ABOUT THIS TASK :: Can you restate the lines of the entries below, word for word, from the first one through the line that includes "incidence: each unit"?

───── RECORDS SHOWN

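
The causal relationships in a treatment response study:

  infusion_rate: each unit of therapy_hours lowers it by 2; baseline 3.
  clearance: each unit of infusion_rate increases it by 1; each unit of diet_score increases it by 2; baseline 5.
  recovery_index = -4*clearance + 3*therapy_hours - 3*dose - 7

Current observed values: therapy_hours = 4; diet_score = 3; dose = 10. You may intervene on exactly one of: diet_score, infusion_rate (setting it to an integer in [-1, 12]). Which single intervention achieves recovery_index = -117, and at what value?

Intervening on diet_score: recovery_index = -8*diet_score - 25. Reaching -117 requires diet_score = 23/2, not an integer.
Intervening on infusion_rate: with other inputs at their observed values, recovery_index = -4*infusion_rate - 69. Solving for -117 gives infusion_rate = 12, within [-1, 12].

set infusion_rate = 12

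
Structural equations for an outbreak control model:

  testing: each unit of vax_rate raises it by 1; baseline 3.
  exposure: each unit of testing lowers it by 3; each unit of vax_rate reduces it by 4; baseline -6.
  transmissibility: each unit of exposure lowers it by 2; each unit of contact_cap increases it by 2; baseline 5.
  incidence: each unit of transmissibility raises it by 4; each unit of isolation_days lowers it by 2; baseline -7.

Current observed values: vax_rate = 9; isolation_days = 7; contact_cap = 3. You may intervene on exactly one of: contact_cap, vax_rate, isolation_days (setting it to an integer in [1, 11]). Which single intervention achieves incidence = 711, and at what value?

Intervening on contact_cap: with other inputs at their observed values, incidence = 8*contact_cap + 623. Solving for 711 gives contact_cap = 11, within [1, 11].
Intervening on vax_rate: incidence = 56*vax_rate + 143. Reaching 711 requires vax_rate = 71/7, not an integer.
Intervening on isolation_days: incidence = -2*isolation_days + 661. Reaching 711 requires isolation_days = -25, outside [1, 11].

set contact_cap = 11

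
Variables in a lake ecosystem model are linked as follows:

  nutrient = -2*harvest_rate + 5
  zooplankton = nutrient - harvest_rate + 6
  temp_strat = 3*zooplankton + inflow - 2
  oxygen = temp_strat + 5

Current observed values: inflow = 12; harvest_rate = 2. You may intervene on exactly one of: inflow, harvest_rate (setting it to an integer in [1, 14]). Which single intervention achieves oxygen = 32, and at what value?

set inflow = 14

Intervening on inflow: with other inputs at their observed values, oxygen = inflow + 18. Solving for 32 gives inflow = 14, within [1, 14].
Intervening on harvest_rate: oxygen = -9*harvest_rate + 48. Reaching 32 requires harvest_rate = 16/9, not an integer.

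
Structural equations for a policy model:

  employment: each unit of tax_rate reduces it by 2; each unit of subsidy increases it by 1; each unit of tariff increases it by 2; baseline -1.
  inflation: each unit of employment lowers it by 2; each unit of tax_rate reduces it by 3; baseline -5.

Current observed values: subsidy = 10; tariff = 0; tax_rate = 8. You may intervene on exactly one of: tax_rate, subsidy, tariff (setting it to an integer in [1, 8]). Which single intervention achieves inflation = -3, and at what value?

set subsidy = 4

Intervening on tax_rate: inflation = tax_rate - 23. Reaching -3 requires tax_rate = 20, outside [1, 8].
Intervening on subsidy: with other inputs at their observed values, inflation = -2*subsidy + 5. Solving for -3 gives subsidy = 4, within [1, 8].
Intervening on tariff: inflation = -4*tariff - 15. Reaching -3 requires tariff = -3, outside [1, 8].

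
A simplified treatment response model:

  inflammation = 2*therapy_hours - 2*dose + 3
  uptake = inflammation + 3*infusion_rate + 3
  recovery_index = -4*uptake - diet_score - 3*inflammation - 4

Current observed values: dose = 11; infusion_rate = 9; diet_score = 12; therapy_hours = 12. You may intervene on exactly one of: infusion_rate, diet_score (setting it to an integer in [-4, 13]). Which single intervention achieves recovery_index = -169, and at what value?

set diet_score = 10

Intervening on infusion_rate: recovery_index = -12*infusion_rate - 63. Reaching -169 requires infusion_rate = 53/6, not an integer.
Intervening on diet_score: with other inputs at their observed values, recovery_index = -diet_score - 159. Solving for -169 gives diet_score = 10, within [-4, 13].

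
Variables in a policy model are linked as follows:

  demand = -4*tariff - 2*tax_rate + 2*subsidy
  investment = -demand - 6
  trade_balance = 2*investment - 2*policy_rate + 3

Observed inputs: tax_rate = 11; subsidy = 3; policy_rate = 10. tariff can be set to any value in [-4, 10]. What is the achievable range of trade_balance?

Substituting into the demand equation gives demand = -4*tariff - 16.
Substituting into the investment equation gives investment = 4*tariff + 10.
This gives trade_balance = 8*tariff + 3.
Linear in tariff, so extremes are at the endpoints: tariff = -4 gives trade_balance = -29; tariff = 10 gives trade_balance = 83.

-29 to 83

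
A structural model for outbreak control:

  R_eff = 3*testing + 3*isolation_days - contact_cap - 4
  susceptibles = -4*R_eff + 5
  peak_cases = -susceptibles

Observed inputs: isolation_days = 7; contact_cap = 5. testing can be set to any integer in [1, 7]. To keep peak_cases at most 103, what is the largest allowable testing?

Substituting into the R_eff equation gives R_eff = 3*testing + 12.
susceptibles becomes -12*testing - 43.
Substituting into the peak_cases equation gives peak_cases = 12*testing + 43.
Require 12*testing + 43 ≤ 103, so testing ≤ 5.
The largest integer in [1, 7] satisfying this is 5.

testing = 5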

──────────

SOLUTION ::
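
The causal relationships in a treatment response study:

  infusion_rate: each unit of therapy_hours lowers it by 2; baseline 3.
  clearance: each unit of infusion_rate increases it by 1; each unit of diet_score increases it by 2; baseline 5.
  recovery_index = -4*clearance + 3*therapy_hours - 3*dose - 7

Current observed values: therapy_hours = 4; diet_score = 3; dose = 10. You may intervene on exactly one of: diet_score, infusion_rate (setting it to an integer in [-1, 12]). Which single intervention achieves recovery_index = -117, and at what value?

Intervening on diet_score: recovery_index = -8*diet_score - 25. Reaching -117 requires diet_score = 23/2, not an integer.
Intervening on infusion_rate: with other inputs at their observed values, recovery_index = -4*infusion_rate - 69. Solving for -117 gives infusion_rate = 12, within [-1, 12].

set infusion_rate = 12

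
Structural equations for an outbreak control model:

  testing: each unit of vax_rate raises it by 1; baseline 3.
  exposure: each unit of testing lowers it by 3; each unit of vax_rate reduces it by 4; baseline -6.
  transmissibility: each unit of exposure lowers it by 2; each unit of contact_cap increases it by 2; baseline 5.
  incidence: each unit of transmissibility raises it by 4; each unit of isolation_days lowers it by 2; baseline -7.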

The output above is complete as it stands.